(Available data)
= = = = = = =

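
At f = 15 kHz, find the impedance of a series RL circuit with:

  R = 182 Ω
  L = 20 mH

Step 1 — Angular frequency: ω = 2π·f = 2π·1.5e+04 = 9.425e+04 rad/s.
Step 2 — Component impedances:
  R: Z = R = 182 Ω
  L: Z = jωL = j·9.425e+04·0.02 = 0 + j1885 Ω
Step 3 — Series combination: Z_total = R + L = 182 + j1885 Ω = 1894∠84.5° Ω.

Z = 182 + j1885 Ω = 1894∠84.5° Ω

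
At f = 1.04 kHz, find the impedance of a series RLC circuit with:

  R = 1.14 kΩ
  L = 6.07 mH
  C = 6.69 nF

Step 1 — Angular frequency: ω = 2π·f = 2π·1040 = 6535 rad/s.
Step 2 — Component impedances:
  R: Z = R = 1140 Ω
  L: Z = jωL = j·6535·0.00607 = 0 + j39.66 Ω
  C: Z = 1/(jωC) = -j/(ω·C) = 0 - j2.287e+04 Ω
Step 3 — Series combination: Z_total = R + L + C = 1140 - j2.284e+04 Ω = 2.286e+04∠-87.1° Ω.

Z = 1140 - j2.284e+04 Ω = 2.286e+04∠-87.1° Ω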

= = = = = = =

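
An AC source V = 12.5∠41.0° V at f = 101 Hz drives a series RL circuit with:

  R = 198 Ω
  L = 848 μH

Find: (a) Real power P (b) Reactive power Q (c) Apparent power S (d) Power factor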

= = = = = = =

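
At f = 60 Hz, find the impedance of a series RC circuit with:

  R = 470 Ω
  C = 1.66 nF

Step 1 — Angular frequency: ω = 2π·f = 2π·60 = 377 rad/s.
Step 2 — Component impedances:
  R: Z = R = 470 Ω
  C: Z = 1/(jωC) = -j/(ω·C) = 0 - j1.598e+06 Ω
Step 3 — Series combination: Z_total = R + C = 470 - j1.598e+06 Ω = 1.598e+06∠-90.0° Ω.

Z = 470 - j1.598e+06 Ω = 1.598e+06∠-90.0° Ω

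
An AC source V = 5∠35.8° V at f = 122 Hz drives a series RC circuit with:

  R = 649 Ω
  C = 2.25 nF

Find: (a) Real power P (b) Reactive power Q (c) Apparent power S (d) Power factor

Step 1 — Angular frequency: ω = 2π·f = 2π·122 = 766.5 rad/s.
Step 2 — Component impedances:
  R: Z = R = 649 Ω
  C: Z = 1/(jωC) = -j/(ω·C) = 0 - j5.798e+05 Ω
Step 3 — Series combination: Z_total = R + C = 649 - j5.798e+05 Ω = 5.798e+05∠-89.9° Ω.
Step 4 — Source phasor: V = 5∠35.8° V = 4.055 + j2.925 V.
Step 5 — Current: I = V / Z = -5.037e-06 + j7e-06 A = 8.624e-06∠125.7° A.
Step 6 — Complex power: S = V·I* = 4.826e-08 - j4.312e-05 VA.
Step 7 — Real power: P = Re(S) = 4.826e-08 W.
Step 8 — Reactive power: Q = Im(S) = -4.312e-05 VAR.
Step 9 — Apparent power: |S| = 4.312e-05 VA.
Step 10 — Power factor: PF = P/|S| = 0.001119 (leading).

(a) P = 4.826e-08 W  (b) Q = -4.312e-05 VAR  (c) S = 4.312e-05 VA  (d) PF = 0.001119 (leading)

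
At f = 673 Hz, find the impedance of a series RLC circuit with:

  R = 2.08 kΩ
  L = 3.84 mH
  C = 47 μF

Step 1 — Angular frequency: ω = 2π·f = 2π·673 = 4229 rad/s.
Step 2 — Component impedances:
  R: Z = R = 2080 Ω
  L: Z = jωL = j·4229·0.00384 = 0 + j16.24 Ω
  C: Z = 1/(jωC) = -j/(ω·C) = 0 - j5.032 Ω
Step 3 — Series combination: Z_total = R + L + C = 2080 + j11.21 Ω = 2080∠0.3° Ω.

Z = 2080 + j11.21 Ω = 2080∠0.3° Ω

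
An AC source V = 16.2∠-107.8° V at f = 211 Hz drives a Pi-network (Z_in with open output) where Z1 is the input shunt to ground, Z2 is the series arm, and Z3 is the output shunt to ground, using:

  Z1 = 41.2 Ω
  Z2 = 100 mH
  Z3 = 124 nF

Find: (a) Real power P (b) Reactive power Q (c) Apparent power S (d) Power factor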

= = = = = = =

(Task objective) Please give back exactly the lines of the listing above that run from the one containing "C = 1.66 nF" through the one containing "C = 2.25 nF", and only those.

(Your solution)
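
  C = 1.66 nF

Step 1 — Angular frequency: ω = 2π·f = 2π·60 = 377 rad/s.
Step 2 — Component impedances:
  R: Z = R = 470 Ω
  C: Z = 1/(jωC) = -j/(ω·C) = 0 - j1.598e+06 Ω
Step 3 — Series combination: Z_total = R + C = 470 - j1.598e+06 Ω = 1.598e+06∠-90.0° Ω.

Z = 470 - j1.598e+06 Ω = 1.598e+06∠-90.0° Ω

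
An AC source V = 5∠35.8° V at f = 122 Hz drives a series RC circuit with:

  R = 649 Ω
  C = 2.25 nF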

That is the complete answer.